(ACTIVITY): Output the data below in full, byte for byte. Nothing may differ.

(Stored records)
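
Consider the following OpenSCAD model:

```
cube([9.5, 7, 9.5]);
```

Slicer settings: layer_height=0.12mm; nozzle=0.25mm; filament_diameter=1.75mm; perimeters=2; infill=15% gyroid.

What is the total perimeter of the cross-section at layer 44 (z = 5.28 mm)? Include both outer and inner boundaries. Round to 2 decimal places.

At z = 5.28 mm: the cube is present — its section is the full 9.5×7 rectangle (perimeter 33.00 mm). Overall, the cross-section is a single solid region. Total boundary length (outer) = 33.00 mm.

33.00 mm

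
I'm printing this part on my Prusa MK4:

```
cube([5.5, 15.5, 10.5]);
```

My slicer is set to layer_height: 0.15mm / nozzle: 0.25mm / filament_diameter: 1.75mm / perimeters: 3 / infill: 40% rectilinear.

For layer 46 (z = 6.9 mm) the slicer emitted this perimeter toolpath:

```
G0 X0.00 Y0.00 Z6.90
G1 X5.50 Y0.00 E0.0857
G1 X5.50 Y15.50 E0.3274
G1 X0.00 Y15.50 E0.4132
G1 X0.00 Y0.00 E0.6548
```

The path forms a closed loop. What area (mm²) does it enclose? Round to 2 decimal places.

Apply the shoelace formula to the sequence of (X, Y) vertices; enclosed area = 85.25 mm².

85.25 mm²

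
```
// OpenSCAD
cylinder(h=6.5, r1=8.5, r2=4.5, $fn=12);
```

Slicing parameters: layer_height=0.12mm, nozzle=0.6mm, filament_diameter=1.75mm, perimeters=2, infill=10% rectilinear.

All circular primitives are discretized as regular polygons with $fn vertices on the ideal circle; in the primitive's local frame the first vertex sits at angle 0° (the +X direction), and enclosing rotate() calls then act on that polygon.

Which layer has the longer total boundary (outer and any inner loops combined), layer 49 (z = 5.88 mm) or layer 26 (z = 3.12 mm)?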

(OUTPUT OF THE TASK):
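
Consider the following OpenSCAD model:

```
cube([9.5, 7, 9.5]);
```

Slicer settings: layer_height=0.12mm; nozzle=0.25mm; filament_diameter=1.75mm; perimeters=2; infill=15% gyroid.

What is the total perimeter of the cross-section at layer 44 (z = 5.28 mm)? Include both outer and inner boundaries. Round to 2 decimal places.

At z = 5.28 mm: the cube is present — its section is the full 9.5×7 rectangle (perimeter 33.00 mm). Overall, the cross-section is a single solid region. Total boundary length (outer) = 33.00 mm.

33.00 mm

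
I'm printing this part on my Prusa MK4:

```
cube([5.5, 15.5, 10.5]);
```

My slicer is set to layer_height: 0.15mm / nozzle: 0.25mm / filament_diameter: 1.75mm / perimeters: 3 / infill: 40% rectilinear.

For layer 46 (z = 6.9 mm) the slicer emitted this perimeter toolpath:

```
G0 X0.00 Y0.00 Z6.90
G1 X5.50 Y0.00 E0.0857
G1 X5.50 Y15.50 E0.3274
G1 X0.00 Y15.50 E0.4132
G1 X0.00 Y0.00 E0.6548
```

The path forms a closed loop. What area (mm²) does it enclose? Round to 2 decimal places.

Apply the shoelace formula to the sequence of (X, Y) vertices; enclosed area = 85.25 mm².

85.25 mm²

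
```
// OpenSCAD
cylinder(h=6.5, r1=8.5, r2=4.5, $fn=12);
```

Slicing parameters: layer_height=0.12mm, nozzle=0.6mm, filament_diameter=1.75mm, perimeters=2, infill=10% rectilinear.

All circular primitives are discretized as regular polygons with $fn vertices on the ideal circle; in the primitive's local frame the first vertex sits at angle 0° (the +X direction), and enclosing rotate() calls then act on that polygon.

Which layer has the longer total boundary (outer and any inner loops combined), layer 49 (z = 5.88 mm) or layer 26 (z = 3.12 mm)?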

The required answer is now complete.